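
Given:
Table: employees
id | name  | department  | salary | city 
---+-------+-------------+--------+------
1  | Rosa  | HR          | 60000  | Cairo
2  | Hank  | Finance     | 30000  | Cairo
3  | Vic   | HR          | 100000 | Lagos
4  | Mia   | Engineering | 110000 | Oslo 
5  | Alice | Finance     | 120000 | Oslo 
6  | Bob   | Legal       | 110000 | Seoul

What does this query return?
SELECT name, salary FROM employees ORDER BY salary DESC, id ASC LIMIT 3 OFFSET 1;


Sort by salary DESC (id ASC tiebreak), then skip 1 and take 3
Rows 2 through 4

3 rows:
Mia, 110000
Bob, 110000
Vic, 100000


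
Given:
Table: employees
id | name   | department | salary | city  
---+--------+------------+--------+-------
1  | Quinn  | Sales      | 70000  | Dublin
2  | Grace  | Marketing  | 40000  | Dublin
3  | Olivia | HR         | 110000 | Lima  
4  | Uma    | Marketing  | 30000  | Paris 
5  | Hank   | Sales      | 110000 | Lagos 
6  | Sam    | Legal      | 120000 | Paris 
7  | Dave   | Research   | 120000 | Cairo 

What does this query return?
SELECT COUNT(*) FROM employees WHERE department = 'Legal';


Counting rows where department = 'Legal'
  Sam -> MATCH


1


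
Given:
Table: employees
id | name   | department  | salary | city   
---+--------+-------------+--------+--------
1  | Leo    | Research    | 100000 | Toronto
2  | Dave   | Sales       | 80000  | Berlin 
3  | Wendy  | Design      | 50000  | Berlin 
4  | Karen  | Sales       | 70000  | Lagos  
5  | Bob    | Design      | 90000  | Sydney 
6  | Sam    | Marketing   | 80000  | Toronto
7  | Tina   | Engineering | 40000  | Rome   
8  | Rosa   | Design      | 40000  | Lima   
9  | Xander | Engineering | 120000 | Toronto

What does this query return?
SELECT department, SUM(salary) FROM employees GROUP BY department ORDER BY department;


Summing salary within each department:
  Design: 50000 + 90000 + 40000 = 180000
  Engineering: 40000 + 120000 = 160000
  Marketing: 80000 = 80000
  Research: 100000 = 100000
  Sales: 80000 + 70000 = 150000


5 groups:
Design, 180000
Engineering, 160000
Marketing, 80000
Research, 100000
Sales, 150000


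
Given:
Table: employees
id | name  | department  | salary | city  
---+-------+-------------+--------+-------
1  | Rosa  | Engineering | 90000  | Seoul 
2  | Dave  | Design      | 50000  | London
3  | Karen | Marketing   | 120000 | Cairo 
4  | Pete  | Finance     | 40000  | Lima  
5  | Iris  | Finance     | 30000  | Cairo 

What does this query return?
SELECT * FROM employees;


SELECT * returns all 5 rows with all columns

5 rows:
1, Rosa, Engineering, 90000, Seoul
2, Dave, Design, 50000, London
3, Karen, Marketing, 120000, Cairo
4, Pete, Finance, 40000, Lima
5, Iris, Finance, 30000, Cairo


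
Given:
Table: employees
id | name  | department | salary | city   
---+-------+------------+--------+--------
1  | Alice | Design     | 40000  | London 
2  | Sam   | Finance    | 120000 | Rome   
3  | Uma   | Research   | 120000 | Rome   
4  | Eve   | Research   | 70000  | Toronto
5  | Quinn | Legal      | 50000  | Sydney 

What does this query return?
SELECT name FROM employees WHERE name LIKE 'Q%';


LIKE 'Q%' matches names starting with 'Q'
Matching: 1

1 rows:
Quinn


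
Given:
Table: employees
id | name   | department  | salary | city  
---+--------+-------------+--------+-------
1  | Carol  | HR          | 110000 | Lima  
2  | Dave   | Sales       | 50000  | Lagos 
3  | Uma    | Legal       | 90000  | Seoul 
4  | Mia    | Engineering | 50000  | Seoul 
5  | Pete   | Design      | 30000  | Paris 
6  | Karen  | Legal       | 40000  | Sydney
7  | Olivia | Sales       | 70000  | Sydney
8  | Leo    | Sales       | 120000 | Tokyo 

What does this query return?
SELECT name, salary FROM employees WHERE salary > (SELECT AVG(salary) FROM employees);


Subquery: AVG(salary) = 70000.0
Filtering: salary > 70000.0
  Carol (110000) -> MATCH
  Uma (90000) -> MATCH
  Leo (120000) -> MATCH


3 rows:
Carol, 110000
Uma, 90000
Leo, 120000


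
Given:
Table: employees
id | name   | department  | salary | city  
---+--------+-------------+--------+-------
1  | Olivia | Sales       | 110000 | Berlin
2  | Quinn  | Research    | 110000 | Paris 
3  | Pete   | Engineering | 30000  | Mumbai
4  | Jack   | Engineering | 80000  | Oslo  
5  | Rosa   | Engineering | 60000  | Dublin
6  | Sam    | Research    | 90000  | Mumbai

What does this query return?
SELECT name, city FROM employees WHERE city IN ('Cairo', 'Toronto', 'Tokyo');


Filtering: city IN ('Cairo', 'Toronto', 'Tokyo')
Matching: 0 rows

Empty result set (0 rows)


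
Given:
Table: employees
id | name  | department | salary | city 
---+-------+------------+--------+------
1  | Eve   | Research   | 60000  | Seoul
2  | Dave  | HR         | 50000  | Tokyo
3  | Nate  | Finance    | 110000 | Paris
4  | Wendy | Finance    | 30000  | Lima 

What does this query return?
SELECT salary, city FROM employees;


Projecting columns: salary, city

4 rows:
60000, Seoul
50000, Tokyo
110000, Paris
30000, Lima


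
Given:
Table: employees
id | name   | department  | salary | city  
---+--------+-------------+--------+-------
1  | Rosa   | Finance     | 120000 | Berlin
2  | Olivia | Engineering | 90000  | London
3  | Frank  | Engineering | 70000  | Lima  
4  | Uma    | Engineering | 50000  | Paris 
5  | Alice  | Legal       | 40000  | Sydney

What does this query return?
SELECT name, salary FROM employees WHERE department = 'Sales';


Filtering: department = 'Sales'
Matching rows: 0

Empty result set (0 rows)


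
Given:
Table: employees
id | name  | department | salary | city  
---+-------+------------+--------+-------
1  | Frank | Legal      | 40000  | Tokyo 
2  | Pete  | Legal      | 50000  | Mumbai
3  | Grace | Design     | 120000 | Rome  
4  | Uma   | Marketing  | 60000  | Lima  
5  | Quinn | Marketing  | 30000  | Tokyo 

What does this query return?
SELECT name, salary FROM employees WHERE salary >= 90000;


Filtering: salary >= 90000
Matching: 1 rows

1 rows:
Grace, 120000


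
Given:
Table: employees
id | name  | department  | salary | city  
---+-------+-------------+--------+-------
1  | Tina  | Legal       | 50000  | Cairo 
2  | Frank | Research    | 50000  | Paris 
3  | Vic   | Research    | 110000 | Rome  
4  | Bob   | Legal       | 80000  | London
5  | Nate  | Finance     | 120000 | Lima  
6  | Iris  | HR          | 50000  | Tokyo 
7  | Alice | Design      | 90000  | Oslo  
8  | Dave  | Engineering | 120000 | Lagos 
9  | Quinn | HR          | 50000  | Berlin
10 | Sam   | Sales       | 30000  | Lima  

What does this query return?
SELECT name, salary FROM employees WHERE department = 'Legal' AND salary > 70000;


Filtering: department = 'Legal' AND salary > 70000
Matching: 1 rows

1 rows:
Bob, 80000


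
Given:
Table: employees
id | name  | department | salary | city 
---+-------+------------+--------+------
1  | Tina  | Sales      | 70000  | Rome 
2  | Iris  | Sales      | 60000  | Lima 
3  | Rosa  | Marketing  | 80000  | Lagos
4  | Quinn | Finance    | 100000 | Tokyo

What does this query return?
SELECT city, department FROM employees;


Projecting columns: city, department

4 rows:
Rome, Sales
Lima, Sales
Lagos, Marketing
Tokyo, Finance


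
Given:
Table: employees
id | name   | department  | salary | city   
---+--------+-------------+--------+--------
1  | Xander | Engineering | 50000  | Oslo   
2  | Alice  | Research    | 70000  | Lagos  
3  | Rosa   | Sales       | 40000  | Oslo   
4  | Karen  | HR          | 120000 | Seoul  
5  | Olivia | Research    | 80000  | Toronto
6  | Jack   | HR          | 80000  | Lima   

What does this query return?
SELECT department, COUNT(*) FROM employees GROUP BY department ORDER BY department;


Assigning each row to its department group:
  Xander -> Engineering
  Alice -> Research
  Rosa -> Sales
  Karen -> HR
  Olivia -> Research
  Jack -> HR


4 groups:
Engineering, 1
HR, 2
Research, 2
Sales, 1


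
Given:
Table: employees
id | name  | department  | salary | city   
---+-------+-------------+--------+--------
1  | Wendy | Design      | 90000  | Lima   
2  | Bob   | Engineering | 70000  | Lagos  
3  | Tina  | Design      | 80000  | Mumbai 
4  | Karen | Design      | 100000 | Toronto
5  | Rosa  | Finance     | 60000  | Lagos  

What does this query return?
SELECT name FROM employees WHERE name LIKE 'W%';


LIKE 'W%' matches names starting with 'W'
Matching: 1

1 rows:
Wendy


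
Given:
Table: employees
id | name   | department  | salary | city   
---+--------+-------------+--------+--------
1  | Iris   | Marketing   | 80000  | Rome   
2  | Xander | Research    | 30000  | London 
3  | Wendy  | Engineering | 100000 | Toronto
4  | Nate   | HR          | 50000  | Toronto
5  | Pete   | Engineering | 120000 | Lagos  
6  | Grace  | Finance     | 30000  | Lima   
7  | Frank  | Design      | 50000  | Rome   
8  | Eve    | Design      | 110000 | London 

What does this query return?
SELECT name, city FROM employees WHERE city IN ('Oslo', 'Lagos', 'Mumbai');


Filtering: city IN ('Oslo', 'Lagos', 'Mumbai')
Matching: 1 rows

1 rows:
Pete, Lagos


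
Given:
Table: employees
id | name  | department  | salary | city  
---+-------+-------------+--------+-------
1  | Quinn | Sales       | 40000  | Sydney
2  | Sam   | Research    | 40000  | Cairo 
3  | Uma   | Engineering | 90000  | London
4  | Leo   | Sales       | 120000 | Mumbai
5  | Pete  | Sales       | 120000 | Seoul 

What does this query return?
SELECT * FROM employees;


SELECT * returns all 5 rows with all columns

5 rows:
1, Quinn, Sales, 40000, Sydney
2, Sam, Research, 40000, Cairo
3, Uma, Engineering, 90000, London
4, Leo, Sales, 120000, Mumbai
5, Pete, Sales, 120000, Seoul


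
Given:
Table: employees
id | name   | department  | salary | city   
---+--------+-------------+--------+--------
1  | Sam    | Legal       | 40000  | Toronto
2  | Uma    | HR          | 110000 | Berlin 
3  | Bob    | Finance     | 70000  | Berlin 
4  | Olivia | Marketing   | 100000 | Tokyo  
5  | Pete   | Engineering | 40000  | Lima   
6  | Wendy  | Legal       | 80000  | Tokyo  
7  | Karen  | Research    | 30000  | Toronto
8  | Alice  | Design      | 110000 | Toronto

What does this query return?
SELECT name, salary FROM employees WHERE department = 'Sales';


Filtering: department = 'Sales'
Matching rows: 0

Empty result set (0 rows)


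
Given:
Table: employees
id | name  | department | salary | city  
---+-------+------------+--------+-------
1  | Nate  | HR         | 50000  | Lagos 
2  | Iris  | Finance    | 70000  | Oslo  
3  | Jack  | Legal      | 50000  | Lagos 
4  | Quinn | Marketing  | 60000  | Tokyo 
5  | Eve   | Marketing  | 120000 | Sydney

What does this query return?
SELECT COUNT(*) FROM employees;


COUNT(*) counts all rows

5


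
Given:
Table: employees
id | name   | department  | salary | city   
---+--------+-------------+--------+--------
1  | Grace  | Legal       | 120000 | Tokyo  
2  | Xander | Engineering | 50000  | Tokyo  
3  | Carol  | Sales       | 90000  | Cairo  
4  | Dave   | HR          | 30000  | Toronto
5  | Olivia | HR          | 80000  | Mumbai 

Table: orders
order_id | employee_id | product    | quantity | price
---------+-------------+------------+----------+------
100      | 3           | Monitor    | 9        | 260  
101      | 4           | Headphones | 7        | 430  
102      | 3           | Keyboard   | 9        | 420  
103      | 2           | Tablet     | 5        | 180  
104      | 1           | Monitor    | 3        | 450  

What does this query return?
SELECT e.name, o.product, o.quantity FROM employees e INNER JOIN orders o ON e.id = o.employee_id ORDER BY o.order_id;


Joining employees.id = orders.employee_id:
  employee Carol (id=3) -> order Monitor
  employee Dave (id=4) -> order Headphones
  employee Carol (id=3) -> order Keyboard
  employee Xander (id=2) -> order Tablet
  employee Grace (id=1) -> order Monitor


5 rows:
Carol, Monitor, 9
Dave, Headphones, 7
Carol, Keyboard, 9
Xander, Tablet, 5
Grace, Monitor, 3


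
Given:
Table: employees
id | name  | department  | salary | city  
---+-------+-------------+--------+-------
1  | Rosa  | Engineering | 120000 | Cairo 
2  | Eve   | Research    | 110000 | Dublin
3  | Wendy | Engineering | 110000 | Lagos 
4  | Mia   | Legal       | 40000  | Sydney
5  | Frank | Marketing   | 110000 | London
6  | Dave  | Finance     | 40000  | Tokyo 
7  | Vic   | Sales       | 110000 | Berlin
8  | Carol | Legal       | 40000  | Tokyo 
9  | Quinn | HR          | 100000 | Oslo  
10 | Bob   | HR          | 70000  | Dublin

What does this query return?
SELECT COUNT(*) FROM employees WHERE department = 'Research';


Counting rows where department = 'Research'
  Eve -> MATCH


1


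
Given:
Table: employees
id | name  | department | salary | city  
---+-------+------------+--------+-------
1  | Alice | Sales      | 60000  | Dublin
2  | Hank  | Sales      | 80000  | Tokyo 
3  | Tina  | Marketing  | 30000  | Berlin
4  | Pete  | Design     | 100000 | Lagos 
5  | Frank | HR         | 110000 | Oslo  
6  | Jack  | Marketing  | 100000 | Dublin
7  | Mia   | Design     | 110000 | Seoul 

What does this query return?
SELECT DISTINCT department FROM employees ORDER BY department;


All 'department' values (row order): Sales, Sales, Marketing, Design, HR, Marketing, Design
Removing duplicates leaves 4 unique value(s).

4 values:
Design
HR
Marketing
Sales


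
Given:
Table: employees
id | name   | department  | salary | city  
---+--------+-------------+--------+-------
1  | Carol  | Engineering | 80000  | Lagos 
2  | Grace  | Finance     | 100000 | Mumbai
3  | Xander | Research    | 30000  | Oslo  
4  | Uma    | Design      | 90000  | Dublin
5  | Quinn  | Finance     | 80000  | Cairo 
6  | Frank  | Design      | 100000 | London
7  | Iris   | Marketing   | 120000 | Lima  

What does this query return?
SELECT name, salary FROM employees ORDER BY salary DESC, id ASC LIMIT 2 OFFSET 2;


Sort by salary DESC (id ASC tiebreak), then skip 2 and take 2
Rows 3 through 4

2 rows:
Frank, 100000
Uma, 90000


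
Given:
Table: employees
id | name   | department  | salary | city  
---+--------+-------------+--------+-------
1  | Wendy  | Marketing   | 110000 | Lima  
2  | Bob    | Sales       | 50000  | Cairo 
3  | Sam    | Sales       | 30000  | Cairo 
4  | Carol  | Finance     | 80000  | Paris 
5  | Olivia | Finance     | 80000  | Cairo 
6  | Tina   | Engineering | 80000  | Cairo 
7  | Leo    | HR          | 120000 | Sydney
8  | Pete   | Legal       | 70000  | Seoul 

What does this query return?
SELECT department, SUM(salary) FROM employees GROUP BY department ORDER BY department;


Summing salary within each department:
  Engineering: 80000 = 80000
  Finance: 80000 + 80000 = 160000
  HR: 120000 = 120000
  Legal: 70000 = 70000
  Marketing: 110000 = 110000
  Sales: 50000 + 30000 = 80000


6 groups:
Engineering, 80000
Finance, 160000
HR, 120000
Legal, 70000
Marketing, 110000
Sales, 80000


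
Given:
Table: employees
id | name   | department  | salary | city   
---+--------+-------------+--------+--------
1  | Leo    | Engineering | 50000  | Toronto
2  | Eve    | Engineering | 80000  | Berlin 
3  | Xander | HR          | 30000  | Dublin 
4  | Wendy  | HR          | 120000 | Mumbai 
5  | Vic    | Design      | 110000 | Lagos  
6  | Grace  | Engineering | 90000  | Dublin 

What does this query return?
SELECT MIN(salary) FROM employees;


Salaries: 50000, 80000, 30000, 120000, 110000, 90000
MIN = 30000

30000


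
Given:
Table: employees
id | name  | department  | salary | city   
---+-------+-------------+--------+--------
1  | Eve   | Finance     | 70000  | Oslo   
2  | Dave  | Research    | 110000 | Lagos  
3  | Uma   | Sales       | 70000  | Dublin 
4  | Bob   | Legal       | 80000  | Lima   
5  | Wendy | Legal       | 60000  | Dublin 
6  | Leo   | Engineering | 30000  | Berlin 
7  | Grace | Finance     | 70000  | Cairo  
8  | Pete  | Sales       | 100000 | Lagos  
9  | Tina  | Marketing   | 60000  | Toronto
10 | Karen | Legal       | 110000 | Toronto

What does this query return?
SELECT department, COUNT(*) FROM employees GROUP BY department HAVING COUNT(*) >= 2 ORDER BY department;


Groups with count >= 2:
  Finance: 2 -> PASS
  Legal: 3 -> PASS
  Sales: 2 -> PASS
  Engineering: 1 -> filtered out
  Marketing: 1 -> filtered out
  Research: 1 -> filtered out


3 groups:
Finance, 2
Legal, 3
Sales, 2


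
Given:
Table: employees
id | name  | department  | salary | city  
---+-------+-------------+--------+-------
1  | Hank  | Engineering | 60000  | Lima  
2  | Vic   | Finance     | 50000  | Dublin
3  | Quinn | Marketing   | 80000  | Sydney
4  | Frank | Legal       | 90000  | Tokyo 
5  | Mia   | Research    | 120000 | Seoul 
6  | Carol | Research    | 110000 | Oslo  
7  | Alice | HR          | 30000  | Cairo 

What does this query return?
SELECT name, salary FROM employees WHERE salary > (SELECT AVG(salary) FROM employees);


Subquery: AVG(salary) = 77142.86
Filtering: salary > 77142.86
  Quinn (80000) -> MATCH
  Frank (90000) -> MATCH
  Mia (120000) -> MATCH
  Carol (110000) -> MATCH


4 rows:
Quinn, 80000
Frank, 90000
Mia, 120000
Carol, 110000


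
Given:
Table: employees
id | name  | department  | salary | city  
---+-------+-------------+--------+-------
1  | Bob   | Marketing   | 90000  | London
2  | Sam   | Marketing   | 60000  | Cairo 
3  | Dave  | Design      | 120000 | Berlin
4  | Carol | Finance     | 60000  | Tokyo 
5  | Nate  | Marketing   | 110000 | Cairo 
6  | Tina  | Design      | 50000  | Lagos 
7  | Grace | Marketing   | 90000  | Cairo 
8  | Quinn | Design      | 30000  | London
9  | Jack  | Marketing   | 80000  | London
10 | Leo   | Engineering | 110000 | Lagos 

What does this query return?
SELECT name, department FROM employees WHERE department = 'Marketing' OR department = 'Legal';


Filtering: department = 'Marketing' OR 'Legal'
Matching: 5 rows

5 rows:
Bob, Marketing
Sam, Marketing
Nate, Marketing
Grace, Marketing
Jack, Marketing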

● ● ● ●

**ACTIVITY**
Go through the listing, and whenever a line contains the string "Hank", copy that line.

**FINAL ANSWER**
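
2  | Hank  | Finance     | 30000  | Cairo
5  | Hank   | Sales      | 110000 | Lagos 
2  | Hank  | Sales      | 80000  | Tokyo 
1  | Hank  | Engineering | 60000  | Lima  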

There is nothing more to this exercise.